**Task prompt**
Below are the records; they must be reproduced verbatim.

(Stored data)
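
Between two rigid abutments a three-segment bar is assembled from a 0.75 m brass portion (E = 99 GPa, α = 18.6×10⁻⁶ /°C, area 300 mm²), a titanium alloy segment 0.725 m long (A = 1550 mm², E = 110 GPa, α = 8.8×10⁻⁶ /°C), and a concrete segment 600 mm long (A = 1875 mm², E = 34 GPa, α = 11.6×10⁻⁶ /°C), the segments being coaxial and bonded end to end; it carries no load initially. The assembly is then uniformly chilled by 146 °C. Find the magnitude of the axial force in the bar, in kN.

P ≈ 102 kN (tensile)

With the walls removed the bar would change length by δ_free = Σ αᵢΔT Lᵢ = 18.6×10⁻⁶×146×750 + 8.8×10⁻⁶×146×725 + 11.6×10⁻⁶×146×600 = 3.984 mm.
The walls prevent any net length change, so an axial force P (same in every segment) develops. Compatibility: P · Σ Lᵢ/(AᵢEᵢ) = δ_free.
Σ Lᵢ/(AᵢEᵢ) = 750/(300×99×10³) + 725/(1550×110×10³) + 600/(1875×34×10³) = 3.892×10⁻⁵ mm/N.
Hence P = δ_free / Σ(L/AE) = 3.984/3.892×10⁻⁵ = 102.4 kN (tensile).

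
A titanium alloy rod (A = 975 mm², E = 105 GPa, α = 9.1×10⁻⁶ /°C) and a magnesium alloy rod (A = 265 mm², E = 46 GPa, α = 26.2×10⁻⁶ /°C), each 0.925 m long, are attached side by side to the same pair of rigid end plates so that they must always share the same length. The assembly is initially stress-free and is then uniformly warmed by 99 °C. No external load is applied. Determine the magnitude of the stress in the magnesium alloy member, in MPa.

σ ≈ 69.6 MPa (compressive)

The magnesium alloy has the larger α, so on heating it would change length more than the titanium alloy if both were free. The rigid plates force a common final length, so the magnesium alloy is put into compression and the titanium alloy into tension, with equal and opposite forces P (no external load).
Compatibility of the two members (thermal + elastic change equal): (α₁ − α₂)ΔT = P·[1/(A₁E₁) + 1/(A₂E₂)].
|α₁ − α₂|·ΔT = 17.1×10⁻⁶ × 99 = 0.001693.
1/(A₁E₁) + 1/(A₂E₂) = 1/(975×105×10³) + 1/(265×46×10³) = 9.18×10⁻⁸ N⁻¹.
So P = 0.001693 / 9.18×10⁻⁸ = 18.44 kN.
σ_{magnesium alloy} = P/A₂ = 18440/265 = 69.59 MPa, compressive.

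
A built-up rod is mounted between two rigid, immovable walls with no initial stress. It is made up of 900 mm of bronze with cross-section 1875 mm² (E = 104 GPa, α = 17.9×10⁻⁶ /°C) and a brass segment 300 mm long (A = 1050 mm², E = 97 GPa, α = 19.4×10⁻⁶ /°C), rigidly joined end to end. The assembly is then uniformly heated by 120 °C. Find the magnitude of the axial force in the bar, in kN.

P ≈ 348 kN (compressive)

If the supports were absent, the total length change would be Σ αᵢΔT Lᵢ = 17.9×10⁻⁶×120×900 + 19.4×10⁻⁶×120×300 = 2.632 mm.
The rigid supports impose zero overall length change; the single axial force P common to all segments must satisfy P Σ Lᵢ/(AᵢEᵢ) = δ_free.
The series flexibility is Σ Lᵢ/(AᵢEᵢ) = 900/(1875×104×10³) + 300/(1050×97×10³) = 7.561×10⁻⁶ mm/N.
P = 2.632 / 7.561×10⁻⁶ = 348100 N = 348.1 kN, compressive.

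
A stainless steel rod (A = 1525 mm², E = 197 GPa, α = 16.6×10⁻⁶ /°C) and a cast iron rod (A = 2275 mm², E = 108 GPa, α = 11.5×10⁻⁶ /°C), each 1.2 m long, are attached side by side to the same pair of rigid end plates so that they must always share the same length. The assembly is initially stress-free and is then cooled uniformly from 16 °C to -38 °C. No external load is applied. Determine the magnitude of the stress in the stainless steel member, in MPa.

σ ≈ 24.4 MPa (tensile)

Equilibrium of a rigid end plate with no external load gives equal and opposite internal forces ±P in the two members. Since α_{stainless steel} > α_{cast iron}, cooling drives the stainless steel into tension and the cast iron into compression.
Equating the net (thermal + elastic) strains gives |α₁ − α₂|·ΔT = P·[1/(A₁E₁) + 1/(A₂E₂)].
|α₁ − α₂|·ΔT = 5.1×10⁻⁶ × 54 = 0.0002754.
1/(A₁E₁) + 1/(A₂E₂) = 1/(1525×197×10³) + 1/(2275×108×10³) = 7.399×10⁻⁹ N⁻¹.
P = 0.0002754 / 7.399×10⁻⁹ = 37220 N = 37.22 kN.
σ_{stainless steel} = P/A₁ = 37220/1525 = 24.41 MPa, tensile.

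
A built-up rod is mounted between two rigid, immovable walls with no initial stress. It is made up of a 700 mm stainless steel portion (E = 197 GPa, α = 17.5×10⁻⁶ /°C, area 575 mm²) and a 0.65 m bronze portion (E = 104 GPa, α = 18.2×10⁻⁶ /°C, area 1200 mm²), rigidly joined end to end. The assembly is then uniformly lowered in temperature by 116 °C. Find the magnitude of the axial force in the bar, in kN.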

**Response to this exercise**
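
Between two rigid abutments a three-segment bar is assembled from a 0.75 m brass portion (E = 99 GPa, α = 18.6×10⁻⁶ /°C, area 300 mm²), a titanium alloy segment 0.725 m long (A = 1550 mm², E = 110 GPa, α = 8.8×10⁻⁶ /°C), and a concrete segment 600 mm long (A = 1875 mm², E = 34 GPa, α = 11.6×10⁻⁶ /°C), the segments being coaxial and bonded end to end; it carries no load initially. The assembly is then uniformly chilled by 146 °C. Find the magnitude of the axial force in the bar, in kN.

P ≈ 102 kN (tensile)

With the walls removed the bar would change length by δ_free = Σ αᵢΔT Lᵢ = 18.6×10⁻⁶×146×750 + 8.8×10⁻⁶×146×725 + 11.6×10⁻⁶×146×600 = 3.984 mm.
The walls prevent any net length change, so an axial force P (same in every segment) develops. Compatibility: P · Σ Lᵢ/(AᵢEᵢ) = δ_free.
Σ Lᵢ/(AᵢEᵢ) = 750/(300×99×10³) + 725/(1550×110×10³) + 600/(1875×34×10³) = 3.892×10⁻⁵ mm/N.
Hence P = δ_free / Σ(L/AE) = 3.984/3.892×10⁻⁵ = 102.4 kN (tensile).

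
A titanium alloy rod (A = 975 mm², E = 105 GPa, α = 9.1×10⁻⁶ /°C) and a magnesium alloy rod (A = 265 mm², E = 46 GPa, α = 26.2×10⁻⁶ /°C), each 0.925 m long, are attached side by side to the same pair of rigid end plates so that they must always share the same length. The assembly is initially stress-free and is then uniformly warmed by 99 °C. No external load is applied. Determine the magnitude of the stress in the magnesium alloy member, in MPa.

σ ≈ 69.6 MPa (compressive)

The magnesium alloy has the larger α, so on heating it would change length more than the titanium alloy if both were free. The rigid plates force a common final length, so the magnesium alloy is put into compression and the titanium alloy into tension, with equal and opposite forces P (no external load).
Compatibility of the two members (thermal + elastic change equal): (α₁ − α₂)ΔT = P·[1/(A₁E₁) + 1/(A₂E₂)].
|α₁ − α₂|·ΔT = 17.1×10⁻⁶ × 99 = 0.001693.
1/(A₁E₁) + 1/(A₂E₂) = 1/(975×105×10³) + 1/(265×46×10³) = 9.18×10⁻⁸ N⁻¹.
So P = 0.001693 / 9.18×10⁻⁸ = 18.44 kN.
σ_{magnesium alloy} = P/A₂ = 18440/265 = 69.59 MPa, compressive.

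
A built-up rod is mounted between two rigid, immovable walls with no initial stress. It is made up of 900 mm of bronze with cross-section 1875 mm² (E = 104 GPa, α = 17.9×10⁻⁶ /°C) and a brass segment 300 mm long (A = 1050 mm², E = 97 GPa, α = 19.4×10⁻⁶ /°C), rigidly joined end to end. The assembly is then uniformly heated by 120 °C. Find the magnitude of the axial force in the bar, in kN.

P ≈ 348 kN (compressive)

If the supports were absent, the total length change would be Σ αᵢΔT Lᵢ = 17.9×10⁻⁶×120×900 + 19.4×10⁻⁶×120×300 = 2.632 mm.
The rigid supports impose zero overall length change; the single axial force P common to all segments must satisfy P Σ Lᵢ/(AᵢEᵢ) = δ_free.
The series flexibility is Σ Lᵢ/(AᵢEᵢ) = 900/(1875×104×10³) + 300/(1050×97×10³) = 7.561×10⁻⁶ mm/N.
P = 2.632 / 7.561×10⁻⁶ = 348100 N = 348.1 kN, compressive.

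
A stainless steel rod (A = 1525 mm², E = 197 GPa, α = 16.6×10⁻⁶ /°C) and a cast iron rod (A = 2275 mm², E = 108 GPa, α = 11.5×10⁻⁶ /°C), each 1.2 m long, are attached side by side to the same pair of rigid end plates so that they must always share the same length. The assembly is initially stress-free and is then cooled uniformly from 16 °C to -38 °C. No external load is applied. Determine the magnitude of the stress in the stainless steel member, in MPa.

σ ≈ 24.4 MPa (tensile)

Equilibrium of a rigid end plate with no external load gives equal and opposite internal forces ±P in the two members. Since α_{stainless steel} > α_{cast iron}, cooling drives the stainless steel into tension and the cast iron into compression.
Equating the net (thermal + elastic) strains gives |α₁ − α₂|·ΔT = P·[1/(A₁E₁) + 1/(A₂E₂)].
|α₁ − α₂|·ΔT = 5.1×10⁻⁶ × 54 = 0.0002754.
1/(A₁E₁) + 1/(A₂E₂) = 1/(1525×197×10³) + 1/(2275×108×10³) = 7.399×10⁻⁹ N⁻¹.
P = 0.0002754 / 7.399×10⁻⁹ = 37220 N = 37.22 kN.
σ_{stainless steel} = P/A₁ = 37220/1525 = 24.41 MPa, tensile.

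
A built-up rod is mounted between two rigid, immovable walls with no initial stress. It is made up of a 700 mm stainless steel portion (E = 197 GPa, α = 17.5×10⁻⁶ /°C, area 575 mm²) and a 0.65 m bronze portion (E = 104 GPa, α = 18.2×10⁻⁶ /°C, area 1200 mm²), rigidly joined end to end. The assembly is then uniformly lowered in temperature by 116 °C. Find the magnitude of the axial force in the bar, in kN.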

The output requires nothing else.